(Excerpts from a dataset)
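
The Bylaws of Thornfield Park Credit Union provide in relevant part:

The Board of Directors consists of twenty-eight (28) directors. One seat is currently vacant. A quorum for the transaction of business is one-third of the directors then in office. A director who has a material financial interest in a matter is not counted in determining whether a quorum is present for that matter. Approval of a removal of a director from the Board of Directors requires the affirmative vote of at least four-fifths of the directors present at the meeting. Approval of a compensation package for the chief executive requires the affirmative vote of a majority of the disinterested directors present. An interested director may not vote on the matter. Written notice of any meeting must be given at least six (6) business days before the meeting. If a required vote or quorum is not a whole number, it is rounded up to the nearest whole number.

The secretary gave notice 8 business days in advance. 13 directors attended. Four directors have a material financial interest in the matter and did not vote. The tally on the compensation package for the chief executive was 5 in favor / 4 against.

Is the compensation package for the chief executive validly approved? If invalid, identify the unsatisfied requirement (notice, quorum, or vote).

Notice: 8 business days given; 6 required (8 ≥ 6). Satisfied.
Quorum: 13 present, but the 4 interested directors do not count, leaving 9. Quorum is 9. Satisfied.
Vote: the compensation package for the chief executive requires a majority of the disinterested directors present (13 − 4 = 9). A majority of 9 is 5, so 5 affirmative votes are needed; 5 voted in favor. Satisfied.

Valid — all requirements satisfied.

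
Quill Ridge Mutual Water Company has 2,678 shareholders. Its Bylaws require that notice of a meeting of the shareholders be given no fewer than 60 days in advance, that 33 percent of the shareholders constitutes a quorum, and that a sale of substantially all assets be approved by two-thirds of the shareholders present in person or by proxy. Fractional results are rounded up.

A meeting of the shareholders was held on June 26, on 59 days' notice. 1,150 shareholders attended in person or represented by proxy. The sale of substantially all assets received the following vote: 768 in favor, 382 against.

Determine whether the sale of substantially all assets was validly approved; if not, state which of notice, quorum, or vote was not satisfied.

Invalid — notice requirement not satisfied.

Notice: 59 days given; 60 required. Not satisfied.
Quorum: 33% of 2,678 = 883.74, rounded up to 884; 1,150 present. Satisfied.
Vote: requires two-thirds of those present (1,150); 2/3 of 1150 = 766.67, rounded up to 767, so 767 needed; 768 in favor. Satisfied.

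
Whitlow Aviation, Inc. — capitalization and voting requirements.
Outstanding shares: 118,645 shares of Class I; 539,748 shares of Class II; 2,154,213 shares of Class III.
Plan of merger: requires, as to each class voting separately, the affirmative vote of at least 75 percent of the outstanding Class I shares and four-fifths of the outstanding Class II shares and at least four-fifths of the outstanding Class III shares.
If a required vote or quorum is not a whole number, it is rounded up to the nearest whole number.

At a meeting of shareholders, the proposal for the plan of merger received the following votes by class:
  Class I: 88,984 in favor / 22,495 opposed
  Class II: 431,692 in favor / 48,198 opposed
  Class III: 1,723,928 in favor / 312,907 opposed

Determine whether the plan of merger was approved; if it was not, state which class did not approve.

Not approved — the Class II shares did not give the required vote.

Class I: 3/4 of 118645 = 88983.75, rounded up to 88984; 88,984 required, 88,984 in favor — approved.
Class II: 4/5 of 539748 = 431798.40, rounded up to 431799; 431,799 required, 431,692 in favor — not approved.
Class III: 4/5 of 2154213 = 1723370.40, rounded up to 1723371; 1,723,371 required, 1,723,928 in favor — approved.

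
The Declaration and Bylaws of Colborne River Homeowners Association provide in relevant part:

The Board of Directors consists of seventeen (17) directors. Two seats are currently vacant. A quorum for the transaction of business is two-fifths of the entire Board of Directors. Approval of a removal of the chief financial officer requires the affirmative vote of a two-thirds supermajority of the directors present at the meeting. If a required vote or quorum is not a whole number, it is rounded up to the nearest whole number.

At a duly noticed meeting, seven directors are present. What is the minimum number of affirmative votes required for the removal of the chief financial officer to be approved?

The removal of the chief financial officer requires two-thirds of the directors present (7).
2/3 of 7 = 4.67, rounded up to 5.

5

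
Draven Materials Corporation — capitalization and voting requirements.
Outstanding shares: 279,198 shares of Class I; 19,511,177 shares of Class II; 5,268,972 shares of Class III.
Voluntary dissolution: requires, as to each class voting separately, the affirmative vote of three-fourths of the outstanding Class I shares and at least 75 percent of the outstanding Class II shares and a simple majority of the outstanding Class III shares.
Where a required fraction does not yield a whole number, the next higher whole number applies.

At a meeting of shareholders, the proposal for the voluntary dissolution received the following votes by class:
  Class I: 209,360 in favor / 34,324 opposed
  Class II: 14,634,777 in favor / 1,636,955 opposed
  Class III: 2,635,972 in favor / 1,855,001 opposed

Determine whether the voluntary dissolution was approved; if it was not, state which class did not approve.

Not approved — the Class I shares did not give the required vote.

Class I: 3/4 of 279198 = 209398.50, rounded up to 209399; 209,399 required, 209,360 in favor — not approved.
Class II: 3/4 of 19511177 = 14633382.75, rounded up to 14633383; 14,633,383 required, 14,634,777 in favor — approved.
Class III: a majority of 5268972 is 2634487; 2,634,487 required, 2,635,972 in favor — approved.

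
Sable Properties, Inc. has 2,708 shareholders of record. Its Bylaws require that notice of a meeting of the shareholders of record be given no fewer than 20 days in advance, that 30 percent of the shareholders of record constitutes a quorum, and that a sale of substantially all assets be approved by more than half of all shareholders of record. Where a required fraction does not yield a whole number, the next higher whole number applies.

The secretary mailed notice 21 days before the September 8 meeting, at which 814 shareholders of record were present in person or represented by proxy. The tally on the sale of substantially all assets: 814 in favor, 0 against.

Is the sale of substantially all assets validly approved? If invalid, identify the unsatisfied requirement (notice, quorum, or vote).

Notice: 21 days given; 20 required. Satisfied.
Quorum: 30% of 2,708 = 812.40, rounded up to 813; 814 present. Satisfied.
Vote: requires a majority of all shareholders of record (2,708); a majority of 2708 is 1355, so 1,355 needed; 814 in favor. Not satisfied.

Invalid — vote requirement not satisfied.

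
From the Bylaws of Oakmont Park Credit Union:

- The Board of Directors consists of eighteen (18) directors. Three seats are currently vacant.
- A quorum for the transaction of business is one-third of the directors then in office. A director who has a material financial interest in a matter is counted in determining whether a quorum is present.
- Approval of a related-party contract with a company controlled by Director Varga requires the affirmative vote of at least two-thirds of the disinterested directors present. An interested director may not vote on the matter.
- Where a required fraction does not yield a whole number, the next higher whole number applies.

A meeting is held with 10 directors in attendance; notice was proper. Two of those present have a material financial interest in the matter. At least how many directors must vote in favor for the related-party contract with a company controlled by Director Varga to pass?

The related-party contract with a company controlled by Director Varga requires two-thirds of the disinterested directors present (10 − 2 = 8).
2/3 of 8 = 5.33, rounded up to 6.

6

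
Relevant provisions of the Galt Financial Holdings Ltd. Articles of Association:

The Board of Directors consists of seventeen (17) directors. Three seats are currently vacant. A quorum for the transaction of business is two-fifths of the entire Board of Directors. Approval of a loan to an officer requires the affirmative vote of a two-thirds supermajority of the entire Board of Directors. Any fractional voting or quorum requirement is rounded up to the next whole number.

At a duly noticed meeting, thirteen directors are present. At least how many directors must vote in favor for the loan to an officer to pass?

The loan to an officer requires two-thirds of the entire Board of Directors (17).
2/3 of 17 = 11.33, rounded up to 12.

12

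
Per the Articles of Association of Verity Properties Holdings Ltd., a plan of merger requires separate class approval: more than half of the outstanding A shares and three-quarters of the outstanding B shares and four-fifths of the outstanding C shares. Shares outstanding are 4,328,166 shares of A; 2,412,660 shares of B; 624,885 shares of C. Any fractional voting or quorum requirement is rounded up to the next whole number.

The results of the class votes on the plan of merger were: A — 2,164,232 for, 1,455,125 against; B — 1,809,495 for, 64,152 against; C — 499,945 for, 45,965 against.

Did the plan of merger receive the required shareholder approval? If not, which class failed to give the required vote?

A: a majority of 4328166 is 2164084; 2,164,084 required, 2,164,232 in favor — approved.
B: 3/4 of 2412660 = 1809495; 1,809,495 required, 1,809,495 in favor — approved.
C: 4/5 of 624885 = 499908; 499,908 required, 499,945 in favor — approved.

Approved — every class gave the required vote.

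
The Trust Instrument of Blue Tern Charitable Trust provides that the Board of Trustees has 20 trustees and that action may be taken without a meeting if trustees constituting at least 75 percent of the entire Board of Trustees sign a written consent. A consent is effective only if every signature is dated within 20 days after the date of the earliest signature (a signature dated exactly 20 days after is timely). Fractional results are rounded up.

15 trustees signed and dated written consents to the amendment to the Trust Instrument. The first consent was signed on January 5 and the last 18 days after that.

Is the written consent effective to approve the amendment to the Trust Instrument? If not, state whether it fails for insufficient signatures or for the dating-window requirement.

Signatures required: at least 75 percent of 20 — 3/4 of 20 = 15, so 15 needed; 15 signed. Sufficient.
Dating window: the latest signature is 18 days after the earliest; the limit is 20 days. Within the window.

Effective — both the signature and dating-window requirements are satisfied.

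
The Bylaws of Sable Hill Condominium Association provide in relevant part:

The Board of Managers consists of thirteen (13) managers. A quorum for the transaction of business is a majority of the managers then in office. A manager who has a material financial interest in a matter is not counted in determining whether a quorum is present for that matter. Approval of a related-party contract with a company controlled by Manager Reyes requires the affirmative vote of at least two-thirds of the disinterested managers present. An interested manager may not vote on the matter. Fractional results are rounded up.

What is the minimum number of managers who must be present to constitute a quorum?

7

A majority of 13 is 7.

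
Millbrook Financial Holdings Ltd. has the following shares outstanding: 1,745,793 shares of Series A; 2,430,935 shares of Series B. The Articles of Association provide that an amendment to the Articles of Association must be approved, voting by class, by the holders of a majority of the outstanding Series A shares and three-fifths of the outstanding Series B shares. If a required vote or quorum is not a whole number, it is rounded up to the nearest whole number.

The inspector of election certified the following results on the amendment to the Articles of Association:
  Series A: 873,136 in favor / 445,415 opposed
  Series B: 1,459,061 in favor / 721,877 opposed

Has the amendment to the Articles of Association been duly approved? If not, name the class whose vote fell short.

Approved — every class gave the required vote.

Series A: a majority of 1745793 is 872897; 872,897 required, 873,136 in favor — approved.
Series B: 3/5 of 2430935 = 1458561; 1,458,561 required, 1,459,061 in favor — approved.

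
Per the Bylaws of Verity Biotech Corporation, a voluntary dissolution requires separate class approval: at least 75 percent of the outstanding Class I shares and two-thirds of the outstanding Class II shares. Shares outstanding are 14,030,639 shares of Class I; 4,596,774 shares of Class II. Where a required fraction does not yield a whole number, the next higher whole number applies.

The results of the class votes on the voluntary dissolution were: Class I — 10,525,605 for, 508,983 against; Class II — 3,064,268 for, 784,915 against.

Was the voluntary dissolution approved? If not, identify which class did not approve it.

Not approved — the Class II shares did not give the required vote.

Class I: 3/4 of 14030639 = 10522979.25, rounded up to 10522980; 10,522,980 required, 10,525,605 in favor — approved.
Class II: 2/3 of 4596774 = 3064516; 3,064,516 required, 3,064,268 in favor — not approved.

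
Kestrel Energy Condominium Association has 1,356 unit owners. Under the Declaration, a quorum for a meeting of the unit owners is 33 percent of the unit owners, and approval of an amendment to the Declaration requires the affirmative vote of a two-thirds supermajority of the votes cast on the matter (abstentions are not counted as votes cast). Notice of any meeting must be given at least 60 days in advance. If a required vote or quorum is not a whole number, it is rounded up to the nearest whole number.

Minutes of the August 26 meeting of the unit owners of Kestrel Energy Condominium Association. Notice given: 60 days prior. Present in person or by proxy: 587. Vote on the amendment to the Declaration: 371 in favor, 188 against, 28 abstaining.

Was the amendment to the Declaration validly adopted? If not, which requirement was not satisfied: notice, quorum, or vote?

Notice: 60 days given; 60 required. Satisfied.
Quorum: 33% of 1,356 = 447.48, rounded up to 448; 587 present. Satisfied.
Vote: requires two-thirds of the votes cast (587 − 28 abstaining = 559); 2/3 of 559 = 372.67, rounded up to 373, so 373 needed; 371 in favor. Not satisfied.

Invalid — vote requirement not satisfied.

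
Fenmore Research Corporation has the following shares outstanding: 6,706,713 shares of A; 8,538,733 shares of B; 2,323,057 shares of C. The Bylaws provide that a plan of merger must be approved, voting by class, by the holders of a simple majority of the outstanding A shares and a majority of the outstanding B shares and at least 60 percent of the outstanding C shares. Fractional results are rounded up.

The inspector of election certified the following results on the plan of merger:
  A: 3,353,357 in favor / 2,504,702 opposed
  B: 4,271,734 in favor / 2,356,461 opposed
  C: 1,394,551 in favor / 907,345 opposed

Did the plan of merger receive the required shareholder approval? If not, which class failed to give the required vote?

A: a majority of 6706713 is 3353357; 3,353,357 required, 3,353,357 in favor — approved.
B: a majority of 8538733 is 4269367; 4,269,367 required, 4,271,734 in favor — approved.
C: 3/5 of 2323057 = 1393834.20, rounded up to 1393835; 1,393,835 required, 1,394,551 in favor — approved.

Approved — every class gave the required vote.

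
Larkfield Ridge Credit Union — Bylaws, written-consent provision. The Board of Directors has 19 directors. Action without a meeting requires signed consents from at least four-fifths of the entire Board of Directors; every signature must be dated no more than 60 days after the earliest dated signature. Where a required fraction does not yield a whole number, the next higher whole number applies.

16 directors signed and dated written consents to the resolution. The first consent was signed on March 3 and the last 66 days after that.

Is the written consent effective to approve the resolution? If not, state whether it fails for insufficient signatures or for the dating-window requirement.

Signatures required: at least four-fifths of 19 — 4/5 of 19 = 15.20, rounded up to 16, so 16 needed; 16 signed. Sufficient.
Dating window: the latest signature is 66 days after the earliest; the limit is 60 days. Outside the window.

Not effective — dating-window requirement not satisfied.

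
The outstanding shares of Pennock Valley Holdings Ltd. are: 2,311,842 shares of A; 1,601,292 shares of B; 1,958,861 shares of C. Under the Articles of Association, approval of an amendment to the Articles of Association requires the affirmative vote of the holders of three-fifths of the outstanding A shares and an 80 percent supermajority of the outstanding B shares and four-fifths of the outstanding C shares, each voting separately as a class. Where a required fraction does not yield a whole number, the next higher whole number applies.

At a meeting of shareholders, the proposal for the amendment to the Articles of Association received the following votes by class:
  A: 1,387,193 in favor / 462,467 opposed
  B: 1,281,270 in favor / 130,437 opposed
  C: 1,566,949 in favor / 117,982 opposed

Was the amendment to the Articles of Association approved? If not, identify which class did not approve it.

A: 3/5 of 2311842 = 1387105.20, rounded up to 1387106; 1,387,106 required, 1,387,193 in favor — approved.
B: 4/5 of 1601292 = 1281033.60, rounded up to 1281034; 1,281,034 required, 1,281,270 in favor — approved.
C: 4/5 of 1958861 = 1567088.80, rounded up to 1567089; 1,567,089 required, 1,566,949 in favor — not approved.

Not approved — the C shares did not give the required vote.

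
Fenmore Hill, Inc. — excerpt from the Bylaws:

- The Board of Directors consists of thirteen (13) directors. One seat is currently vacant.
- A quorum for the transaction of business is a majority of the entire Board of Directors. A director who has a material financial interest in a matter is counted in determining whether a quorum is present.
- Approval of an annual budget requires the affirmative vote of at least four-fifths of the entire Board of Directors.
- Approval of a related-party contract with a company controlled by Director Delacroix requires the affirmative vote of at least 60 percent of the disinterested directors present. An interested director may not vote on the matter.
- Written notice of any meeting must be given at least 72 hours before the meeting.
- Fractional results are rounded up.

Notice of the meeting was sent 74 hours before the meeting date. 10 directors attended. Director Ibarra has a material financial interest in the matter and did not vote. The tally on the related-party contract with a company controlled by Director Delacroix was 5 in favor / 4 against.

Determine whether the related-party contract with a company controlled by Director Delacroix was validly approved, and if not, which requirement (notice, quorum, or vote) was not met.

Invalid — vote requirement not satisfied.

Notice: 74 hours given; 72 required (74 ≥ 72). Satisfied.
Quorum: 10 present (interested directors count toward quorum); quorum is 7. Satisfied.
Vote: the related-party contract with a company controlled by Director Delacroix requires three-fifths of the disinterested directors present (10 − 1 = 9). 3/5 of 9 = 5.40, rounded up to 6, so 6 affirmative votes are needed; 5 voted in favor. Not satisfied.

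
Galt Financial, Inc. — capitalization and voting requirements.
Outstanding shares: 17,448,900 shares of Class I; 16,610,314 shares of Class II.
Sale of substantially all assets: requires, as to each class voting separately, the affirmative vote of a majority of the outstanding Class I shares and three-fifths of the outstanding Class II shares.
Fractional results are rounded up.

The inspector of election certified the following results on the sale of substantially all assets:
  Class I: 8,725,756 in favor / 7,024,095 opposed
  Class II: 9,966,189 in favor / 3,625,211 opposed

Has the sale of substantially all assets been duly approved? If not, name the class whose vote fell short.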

» Exercise goal: Using the entries above, return exactly the lines from the line with "Determine whether the plan" to the line with "The Declaration and", counting both of those lines.

» Task output:
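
Determine whether the plan of merger was approved; if it was not, state which class did not approve.

Not approved — the Class II shares did not give the required vote.

Class I: 3/4 of 118645 = 88983.75, rounded up to 88984; 88,984 required, 88,984 in favor — approved.
Class II: 4/5 of 539748 = 431798.40, rounded up to 431799; 431,799 required, 431,692 in favor — not approved.
Class III: 4/5 of 2154213 = 1723370.40, rounded up to 1723371; 1,723,371 required, 1,723,928 in favor — approved.

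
The Declaration and Bylaws of Colborne River Homeowners Association provide in relevant part: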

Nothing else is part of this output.